## ASSIGNMENT:
Write the records out again, exactly as they stand below.

(Dataset entries)

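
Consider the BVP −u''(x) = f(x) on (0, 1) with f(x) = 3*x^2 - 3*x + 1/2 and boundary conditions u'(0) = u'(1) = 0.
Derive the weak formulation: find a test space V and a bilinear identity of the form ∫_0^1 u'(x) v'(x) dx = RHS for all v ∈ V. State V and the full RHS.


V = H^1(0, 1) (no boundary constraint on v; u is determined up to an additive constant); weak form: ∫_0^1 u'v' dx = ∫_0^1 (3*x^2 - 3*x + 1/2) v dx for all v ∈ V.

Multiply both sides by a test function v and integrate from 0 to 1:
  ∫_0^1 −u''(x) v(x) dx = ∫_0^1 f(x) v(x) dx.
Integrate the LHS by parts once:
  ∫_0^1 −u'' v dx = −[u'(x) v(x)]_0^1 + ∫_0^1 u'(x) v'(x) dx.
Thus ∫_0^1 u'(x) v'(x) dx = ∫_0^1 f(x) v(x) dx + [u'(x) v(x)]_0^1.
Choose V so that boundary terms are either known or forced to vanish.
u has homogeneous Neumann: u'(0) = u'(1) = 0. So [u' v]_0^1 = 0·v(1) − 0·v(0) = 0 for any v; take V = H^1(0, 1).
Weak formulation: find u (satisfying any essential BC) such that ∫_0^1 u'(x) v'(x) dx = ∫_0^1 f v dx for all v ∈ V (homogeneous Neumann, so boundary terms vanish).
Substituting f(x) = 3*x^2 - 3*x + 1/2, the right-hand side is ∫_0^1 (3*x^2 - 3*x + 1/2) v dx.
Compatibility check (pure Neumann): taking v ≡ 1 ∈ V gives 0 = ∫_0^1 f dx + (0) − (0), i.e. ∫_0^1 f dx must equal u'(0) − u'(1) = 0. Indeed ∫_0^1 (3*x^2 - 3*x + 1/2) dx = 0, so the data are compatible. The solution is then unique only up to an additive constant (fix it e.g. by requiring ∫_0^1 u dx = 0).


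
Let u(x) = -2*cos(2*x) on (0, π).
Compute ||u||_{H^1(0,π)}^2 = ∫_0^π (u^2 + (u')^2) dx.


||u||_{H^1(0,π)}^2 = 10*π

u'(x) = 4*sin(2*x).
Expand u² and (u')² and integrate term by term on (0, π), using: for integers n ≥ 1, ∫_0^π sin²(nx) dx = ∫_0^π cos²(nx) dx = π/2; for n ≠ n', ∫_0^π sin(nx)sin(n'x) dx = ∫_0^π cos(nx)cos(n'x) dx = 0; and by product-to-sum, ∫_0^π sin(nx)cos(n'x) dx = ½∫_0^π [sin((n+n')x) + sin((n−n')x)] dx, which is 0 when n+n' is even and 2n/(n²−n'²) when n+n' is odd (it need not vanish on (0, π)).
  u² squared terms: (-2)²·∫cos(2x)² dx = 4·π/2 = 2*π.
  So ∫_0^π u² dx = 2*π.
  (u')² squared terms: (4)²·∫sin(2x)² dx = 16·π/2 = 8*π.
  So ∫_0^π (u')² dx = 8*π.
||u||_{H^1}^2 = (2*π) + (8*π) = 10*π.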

## RESPONSE TO THE TASK:
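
Consider the BVP −u''(x) = f(x) on (0, 1) with f(x) = 3*x^2 - 3*x + 1/2 and boundary conditions u'(0) = u'(1) = 0.
Derive the weak formulation: find a test space V and a bilinear identity of the form ∫_0^1 u'(x) v'(x) dx = RHS for all v ∈ V. State V and the full RHS.


V = H^1(0, 1) (no boundary constraint on v; u is determined up to an additive constant); weak form: ∫_0^1 u'v' dx = ∫_0^1 (3*x^2 - 3*x + 1/2) v dx for all v ∈ V.

Multiply both sides by a test function v and integrate from 0 to 1:
  ∫_0^1 −u''(x) v(x) dx = ∫_0^1 f(x) v(x) dx.
Integrate the LHS by parts once:
  ∫_0^1 −u'' v dx = −[u'(x) v(x)]_0^1 + ∫_0^1 u'(x) v'(x) dx.
Thus ∫_0^1 u'(x) v'(x) dx = ∫_0^1 f(x) v(x) dx + [u'(x) v(x)]_0^1.
Choose V so that boundary terms are either known or forced to vanish.
u has homogeneous Neumann: u'(0) = u'(1) = 0. So [u' v]_0^1 = 0·v(1) − 0·v(0) = 0 for any v; take V = H^1(0, 1).
Weak formulation: find u (satisfying any essential BC) such that ∫_0^1 u'(x) v'(x) dx = ∫_0^1 f v dx for all v ∈ V (homogeneous Neumann, so boundary terms vanish).
Substituting f(x) = 3*x^2 - 3*x + 1/2, the right-hand side is ∫_0^1 (3*x^2 - 3*x + 1/2) v dx.
Compatibility check (pure Neumann): taking v ≡ 1 ∈ V gives 0 = ∫_0^1 f dx + (0) − (0), i.e. ∫_0^1 f dx must equal u'(0) − u'(1) = 0. Indeed ∫_0^1 (3*x^2 - 3*x + 1/2) dx = 0, so the data are compatible. The solution is then unique only up to an additive constant (fix it e.g. by requiring ∫_0^1 u dx = 0).


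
Let u(x) = -2*cos(2*x) on (0, π).
Compute ||u||_{H^1(0,π)}^2 = ∫_0^π (u^2 + (u')^2) dx.


||u||_{H^1(0,π)}^2 = 10*π

u'(x) = 4*sin(2*x).
Expand u² and (u')² and integrate term by term on (0, π), using: for integers n ≥ 1, ∫_0^π sin²(nx) dx = ∫_0^π cos²(nx) dx = π/2; for n ≠ n', ∫_0^π sin(nx)sin(n'x) dx = ∫_0^π cos(nx)cos(n'x) dx = 0; and by product-to-sum, ∫_0^π sin(nx)cos(n'x) dx = ½∫_0^π [sin((n+n')x) + sin((n−n')x)] dx, which is 0 when n+n' is even and 2n/(n²−n'²) when n+n' is odd (it need not vanish on (0, π)).
  u² squared terms: (-2)²·∫cos(2x)² dx = 4·π/2 = 2*π.
  So ∫_0^π u² dx = 2*π.
  (u')² squared terms: (4)²·∫sin(2x)² dx = 16·π/2 = 8*π.
  So ∫_0^π (u')² dx = 8*π.
||u||_{H^1}^2 = (2*π) + (8*π) = 10*π.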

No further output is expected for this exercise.